The data
----

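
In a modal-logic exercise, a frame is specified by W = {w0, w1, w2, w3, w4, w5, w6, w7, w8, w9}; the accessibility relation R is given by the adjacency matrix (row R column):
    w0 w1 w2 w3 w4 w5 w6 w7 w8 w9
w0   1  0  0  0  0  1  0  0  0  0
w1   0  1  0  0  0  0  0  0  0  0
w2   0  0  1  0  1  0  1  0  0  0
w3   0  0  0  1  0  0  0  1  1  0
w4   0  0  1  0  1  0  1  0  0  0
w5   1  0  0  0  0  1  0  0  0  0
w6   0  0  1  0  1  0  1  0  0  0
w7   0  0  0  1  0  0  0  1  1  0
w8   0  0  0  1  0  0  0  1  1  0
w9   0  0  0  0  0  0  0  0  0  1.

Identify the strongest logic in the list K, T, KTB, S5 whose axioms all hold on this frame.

Reflexive (axiom T): yes — every world is R-related to itself.
Symmetric (axiom B): yes — every pair in R has its reverse in R.
Euclidean (axiom 5): yes — any two successors of a common world are R-related.
So F validates K, T, KTB, S5. The strongest is S5.

S5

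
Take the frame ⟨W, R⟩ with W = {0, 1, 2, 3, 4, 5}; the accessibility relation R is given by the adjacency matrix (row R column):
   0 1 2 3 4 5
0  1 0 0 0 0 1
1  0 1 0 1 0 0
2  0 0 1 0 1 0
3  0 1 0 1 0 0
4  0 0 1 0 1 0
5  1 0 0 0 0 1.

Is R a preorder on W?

Reflexive: yes — every world is R-related to itself.
Transitive: yes — every two-step R-path is closed by a direct edge.
So R is a preorder.

Yes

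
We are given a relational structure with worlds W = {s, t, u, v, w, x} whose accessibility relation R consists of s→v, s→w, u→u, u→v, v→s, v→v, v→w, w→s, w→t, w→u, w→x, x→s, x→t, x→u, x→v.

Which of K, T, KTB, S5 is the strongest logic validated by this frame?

Reflexive (axiom T): no — s is not related to itself.
Symmetric (axiom B): no — u R v but not v R u.
Euclidean (axiom 5): no — s R w and s R v, but not w R v.
So F validates K; T would additionally require R to be reflexive. The strongest is K.

K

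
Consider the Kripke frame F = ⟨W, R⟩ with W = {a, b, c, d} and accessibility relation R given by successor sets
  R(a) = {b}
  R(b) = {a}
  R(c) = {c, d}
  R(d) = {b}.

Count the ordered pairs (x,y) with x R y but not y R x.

2

Enumerating: (c,d), (d,b).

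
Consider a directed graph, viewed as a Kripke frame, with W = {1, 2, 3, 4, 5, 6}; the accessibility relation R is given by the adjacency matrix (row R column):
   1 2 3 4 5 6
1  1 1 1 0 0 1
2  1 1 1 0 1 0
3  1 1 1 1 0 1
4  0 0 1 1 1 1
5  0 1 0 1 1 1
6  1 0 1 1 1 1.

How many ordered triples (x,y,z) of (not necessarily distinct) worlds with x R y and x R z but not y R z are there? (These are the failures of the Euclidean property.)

24

Enumerating: (1,2,6), (1,6,2), (2,1,5), (2,3,5), (2,5,1), (2,5,3), (3,1,4), (3,2,4), (3,2,6), (3,4,1), (3,4,2), (3,6,2), … and 12 more.
Total: 24.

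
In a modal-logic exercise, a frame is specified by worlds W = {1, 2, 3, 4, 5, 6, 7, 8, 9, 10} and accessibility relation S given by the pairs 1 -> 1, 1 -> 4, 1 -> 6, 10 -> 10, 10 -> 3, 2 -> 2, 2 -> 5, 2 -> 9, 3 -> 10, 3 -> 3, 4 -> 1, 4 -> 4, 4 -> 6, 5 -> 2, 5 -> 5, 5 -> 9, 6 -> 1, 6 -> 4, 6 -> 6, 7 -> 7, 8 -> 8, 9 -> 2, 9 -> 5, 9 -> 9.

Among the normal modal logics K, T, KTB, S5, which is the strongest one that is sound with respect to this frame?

Reflexive (axiom T): yes — every world is S-related to itself.
Symmetric (axiom B): yes — every pair in S has its reverse in S.
Euclidean (axiom 5): yes — any two successors of a common world are S-related.
So F validates K, T, KTB, S5. The strongest is S5.

S5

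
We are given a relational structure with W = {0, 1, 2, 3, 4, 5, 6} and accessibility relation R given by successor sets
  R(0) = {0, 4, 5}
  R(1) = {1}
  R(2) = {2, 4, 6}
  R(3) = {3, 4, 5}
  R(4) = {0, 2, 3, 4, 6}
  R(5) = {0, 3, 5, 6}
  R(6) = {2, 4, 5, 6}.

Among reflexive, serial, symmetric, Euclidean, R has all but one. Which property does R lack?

Euclidean

Reflexive: yes — every world is R-related to itself.
Serial: yes — every world has a successor (e.g. 0 R 0).
Symmetric: yes — every pair in R has its reverse in R.
Euclidean: no — 0 R 4 and 0 R 5, but not 4 R 5.
Only Euclidean fails.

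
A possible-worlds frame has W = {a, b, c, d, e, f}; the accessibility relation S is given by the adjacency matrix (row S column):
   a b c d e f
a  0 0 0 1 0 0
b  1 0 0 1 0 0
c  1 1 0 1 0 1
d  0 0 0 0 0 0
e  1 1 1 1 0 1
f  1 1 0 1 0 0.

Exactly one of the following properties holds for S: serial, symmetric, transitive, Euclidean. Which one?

Serial: no — d has no S-successor.
Symmetric: no — a S d but not d S a.
Transitive: yes — every two-step S-path is closed by a direct edge.
Euclidean: no — b S d and b S a, but not d S a.
Only transitive holds.

transitive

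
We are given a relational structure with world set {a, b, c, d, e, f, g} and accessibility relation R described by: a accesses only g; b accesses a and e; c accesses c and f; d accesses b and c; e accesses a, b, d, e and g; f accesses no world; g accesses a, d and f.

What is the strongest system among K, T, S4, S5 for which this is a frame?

Reflexive (axiom T): no — a is not related to itself.
Transitive (axiom 4): no — a R g and g R d, but not a R d.
Euclidean (axiom 5): no — b R a and b R e, but not a R e.
So F validates K; T would additionally require R to be reflexive. The strongest is K.

K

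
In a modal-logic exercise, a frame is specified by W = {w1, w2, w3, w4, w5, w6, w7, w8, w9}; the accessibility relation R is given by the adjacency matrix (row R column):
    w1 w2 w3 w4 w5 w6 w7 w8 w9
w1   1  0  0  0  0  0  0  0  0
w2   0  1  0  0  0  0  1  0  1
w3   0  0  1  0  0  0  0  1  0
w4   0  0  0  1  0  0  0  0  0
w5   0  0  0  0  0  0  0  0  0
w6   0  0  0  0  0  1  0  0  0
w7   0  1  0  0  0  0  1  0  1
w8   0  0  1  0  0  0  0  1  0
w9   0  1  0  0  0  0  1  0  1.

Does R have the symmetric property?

Yes

Symmetric: yes — every pair in R has its reverse in R.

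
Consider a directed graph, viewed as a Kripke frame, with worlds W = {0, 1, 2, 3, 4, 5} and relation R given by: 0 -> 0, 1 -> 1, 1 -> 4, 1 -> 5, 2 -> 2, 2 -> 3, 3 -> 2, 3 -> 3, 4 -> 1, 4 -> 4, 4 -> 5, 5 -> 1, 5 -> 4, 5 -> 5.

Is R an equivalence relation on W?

Yes

Reflexive: yes — every world is R-related to itself.
Symmetric: yes — every pair in R has its reverse in R.
Transitive: yes — every two-step R-path is closed by a direct edge.
So R is an equivalence relation.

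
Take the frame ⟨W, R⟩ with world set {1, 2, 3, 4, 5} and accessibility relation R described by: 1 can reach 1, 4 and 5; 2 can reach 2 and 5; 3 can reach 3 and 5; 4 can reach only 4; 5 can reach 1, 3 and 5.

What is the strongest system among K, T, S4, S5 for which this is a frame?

T

Reflexive (axiom T): yes — every world is R-related to itself.
Transitive (axiom 4): no — 1 R 5 and 5 R 3, but not 1 R 3.
Euclidean (axiom 5): no — 1 R 4 and 1 R 5, but not 4 R 5.
So F validates K, T; S4 would additionally require R to be transitive. The strongest is T.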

----

Instructions for the task
Produce exactly the lines from the one containing "We are given a relational structure with world set" through the final line of the records above, both included, and no others.

Your solution
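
We are given a relational structure with world set {a, b, c, d, e, f, g} and accessibility relation R described by: a accesses only g; b accesses a and e; c accesses c and f; d accesses b and c; e accesses a, b, d, e and g; f accesses no world; g accesses a, d and f.

What is the strongest system among K, T, S4, S5 for which this is a frame?

Reflexive (axiom T): no — a is not related to itself.
Transitive (axiom 4): no — a R g and g R d, but not a R d.
Euclidean (axiom 5): no — b R a and b R e, but not a R e.
So F validates K; T would additionally require R to be reflexive. The strongest is K.

K

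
In a modal-logic exercise, a frame is specified by W = {w1, w2, w3, w4, w5, w6, w7, w8, w9}; the accessibility relation R is given by the adjacency matrix (row R column):
    w1 w2 w3 w4 w5 w6 w7 w8 w9
w1   1  0  0  0  0  0  0  0  0
w2   0  1  0  0  0  0  1  0  1
w3   0  0  1  0  0  0  0  1  0
w4   0  0  0  1  0  0  0  0  0
w5   0  0  0  0  0  0  0  0  0
w6   0  0  0  0  0  1  0  0  0
w7   0  1  0  0  0  0  1  0  1
w8   0  0  1  0  0  0  0  1  0
w9   0  1  0  0  0  0  1  0  1.

Does R have the symmetric property?

Yes

Symmetric: yes — every pair in R has its reverse in R.

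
Consider a directed graph, viewed as a Kripke frame, with worlds W = {0, 1, 2, 3, 4, 5} and relation R given by: 0 -> 0, 1 -> 1, 1 -> 4, 1 -> 5, 2 -> 2, 2 -> 3, 3 -> 2, 3 -> 3, 4 -> 1, 4 -> 4, 4 -> 5, 5 -> 1, 5 -> 4, 5 -> 5.

Is R an equivalence relation on W?

Yes

Reflexive: yes — every world is R-related to itself.
Symmetric: yes — every pair in R has its reverse in R.
Transitive: yes — every two-step R-path is closed by a direct edge.
So R is an equivalence relation.

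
Take the frame ⟨W, R⟩ with world set {1, 2, 3, 4, 5} and accessibility relation R described by: 1 can reach 1, 4 and 5; 2 can reach 2 and 5; 3 can reach 3 and 5; 4 can reach only 4; 5 can reach 1, 3 and 5.

What is the strongest system among K, T, S4, S5 for which this is a frame?

T

Reflexive (axiom T): yes — every world is R-related to itself.
Transitive (axiom 4): no — 1 R 5 and 5 R 3, but not 1 R 3.
Euclidean (axiom 5): no — 1 R 4 and 1 R 5, but not 4 R 5.
So F validates K, T; S4 would additionally require R to be transitive. The strongest is T.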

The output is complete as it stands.